Exercise
An exact reproduction of all entries is expected.

Information shown START

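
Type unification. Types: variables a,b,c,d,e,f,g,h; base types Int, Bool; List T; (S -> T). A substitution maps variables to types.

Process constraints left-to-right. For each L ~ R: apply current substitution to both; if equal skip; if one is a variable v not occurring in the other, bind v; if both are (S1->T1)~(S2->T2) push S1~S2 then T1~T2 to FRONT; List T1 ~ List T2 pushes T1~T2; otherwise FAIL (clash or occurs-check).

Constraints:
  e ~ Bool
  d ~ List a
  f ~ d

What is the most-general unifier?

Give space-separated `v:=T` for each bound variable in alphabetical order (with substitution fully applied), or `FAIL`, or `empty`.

step 1: unify e ~ Bool  [subst: {-} | 2 pending]
  bind e := Bool
step 2: unify d ~ List a  [subst: {e:=Bool} | 1 pending]
  bind d := List a
step 3: unify f ~ List a  [subst: {e:=Bool, d:=List a} | 0 pending]
  bind f := List a

Answer: d:=List a e:=Bool f:=List a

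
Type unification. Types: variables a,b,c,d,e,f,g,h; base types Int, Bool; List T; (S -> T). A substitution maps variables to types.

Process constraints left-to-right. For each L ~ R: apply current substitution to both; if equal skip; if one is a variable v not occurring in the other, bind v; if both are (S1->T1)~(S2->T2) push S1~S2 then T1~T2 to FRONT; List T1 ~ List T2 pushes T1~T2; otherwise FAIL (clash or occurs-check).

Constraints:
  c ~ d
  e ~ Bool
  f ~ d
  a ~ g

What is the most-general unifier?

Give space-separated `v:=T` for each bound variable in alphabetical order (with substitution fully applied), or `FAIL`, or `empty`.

Answer: a:=g c:=d e:=Bool f:=d

Derivation:
step 1: unify c ~ d  [subst: {-} | 3 pending]
  bind c := d
step 2: unify e ~ Bool  [subst: {c:=d} | 2 pending]
  bind e := Bool
step 3: unify f ~ d  [subst: {c:=d, e:=Bool} | 1 pending]
  bind f := d
step 4: unify a ~ g  [subst: {c:=d, e:=Bool, f:=d} | 0 pending]
  bind a := g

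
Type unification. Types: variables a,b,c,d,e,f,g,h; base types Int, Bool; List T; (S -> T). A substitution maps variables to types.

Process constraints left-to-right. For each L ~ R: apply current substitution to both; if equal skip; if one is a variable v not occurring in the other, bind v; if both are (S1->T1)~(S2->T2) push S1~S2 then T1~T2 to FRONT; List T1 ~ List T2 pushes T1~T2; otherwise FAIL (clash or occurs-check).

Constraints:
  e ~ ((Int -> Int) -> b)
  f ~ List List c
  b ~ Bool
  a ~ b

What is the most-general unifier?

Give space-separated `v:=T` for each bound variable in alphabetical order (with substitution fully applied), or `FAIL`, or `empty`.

Answer: a:=Bool b:=Bool e:=((Int -> Int) -> Bool) f:=List List c

Derivation:
step 1: unify e ~ ((Int -> Int) -> b)  [subst: {-} | 3 pending]
  bind e := ((Int -> Int) -> b)
step 2: unify f ~ List List c  [subst: {e:=((Int -> Int) -> b)} | 2 pending]
  bind f := List List c
step 3: unify b ~ Bool  [subst: {e:=((Int -> Int) -> b), f:=List List c} | 1 pending]
  bind b := Bool
step 4: unify a ~ Bool  [subst: {e:=((Int -> Int) -> b), f:=List List c, b:=Bool} | 0 pending]
  bind a := Bool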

Information shown END

Answer to this exercise
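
Type unification. Types: variables a,b,c,d,e,f,g,h; base types Int, Bool; List T; (S -> T). A substitution maps variables to types.

Process constraints left-to-right. For each L ~ R: apply current substitution to both; if equal skip; if one is a variable v not occurring in the other, bind v; if both are (S1->T1)~(S2->T2) push S1~S2 then T1~T2 to FRONT; List T1 ~ List T2 pushes T1~T2; otherwise FAIL (clash or occurs-check).

Constraints:
  e ~ Bool
  d ~ List a
  f ~ d

What is the most-general unifier?

Give space-separated `v:=T` for each bound variable in alphabetical order (with substitution fully applied), or `FAIL`, or `empty`.

step 1: unify e ~ Bool  [subst: {-} | 2 pending]
  bind e := Bool
step 2: unify d ~ List a  [subst: {e:=Bool} | 1 pending]
  bind d := List a
step 3: unify f ~ List a  [subst: {e:=Bool, d:=List a} | 0 pending]
  bind f := List a

Answer: d:=List a e:=Bool f:=List a

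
Type unification. Types: variables a,b,c,d,e,f,g,h; base types Int, Bool; List T; (S -> T). A substitution maps variables to types.

Process constraints left-to-right. For each L ~ R: apply current substitution to both; if equal skip; if one is a variable v not occurring in the other, bind v; if both are (S1->T1)~(S2->T2) push S1~S2 then T1~T2 to FRONT; List T1 ~ List T2 pushes T1~T2; otherwise FAIL (clash or occurs-check).

Constraints:
  c ~ d
  e ~ Bool
  f ~ d
  a ~ g

What is the most-general unifier?

Give space-separated `v:=T` for each bound variable in alphabetical order (with substitution fully applied), or `FAIL`, or `empty`.

Answer: a:=g c:=d e:=Bool f:=d

Derivation:
step 1: unify c ~ d  [subst: {-} | 3 pending]
  bind c := d
step 2: unify e ~ Bool  [subst: {c:=d} | 2 pending]
  bind e := Bool
step 3: unify f ~ d  [subst: {c:=d, e:=Bool} | 1 pending]
  bind f := d
step 4: unify a ~ g  [subst: {c:=d, e:=Bool, f:=d} | 0 pending]
  bind a := g

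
Type unification. Types: variables a,b,c,d,e,f,g,h; base types Int, Bool; List T; (S -> T). A substitution maps variables to types.

Process constraints left-to-right. For each L ~ R: apply current substitution to both; if equal skip; if one is a variable v not occurring in the other, bind v; if both are (S1->T1)~(S2->T2) push S1~S2 then T1~T2 to FRONT; List T1 ~ List T2 pushes T1~T2; otherwise FAIL (clash or occurs-check).

Constraints:
  e ~ ((Int -> Int) -> b)
  f ~ List List c
  b ~ Bool
  a ~ b

What is the most-general unifier?

Give space-separated `v:=T` for each bound variable in alphabetical order (with substitution fully applied), or `FAIL`, or `empty`.

Answer: a:=Bool b:=Bool e:=((Int -> Int) -> Bool) f:=List List c

Derivation:
step 1: unify e ~ ((Int -> Int) -> b)  [subst: {-} | 3 pending]
  bind e := ((Int -> Int) -> b)
step 2: unify f ~ List List c  [subst: {e:=((Int -> Int) -> b)} | 2 pending]
  bind f := List List c
step 3: unify b ~ Bool  [subst: {e:=((Int -> Int) -> b), f:=List List c} | 1 pending]
  bind b := Bool
step 4: unify a ~ Bool  [subst: {e:=((Int -> Int) -> b), f:=List List c, b:=Bool} | 0 pending]
  bind a := Bool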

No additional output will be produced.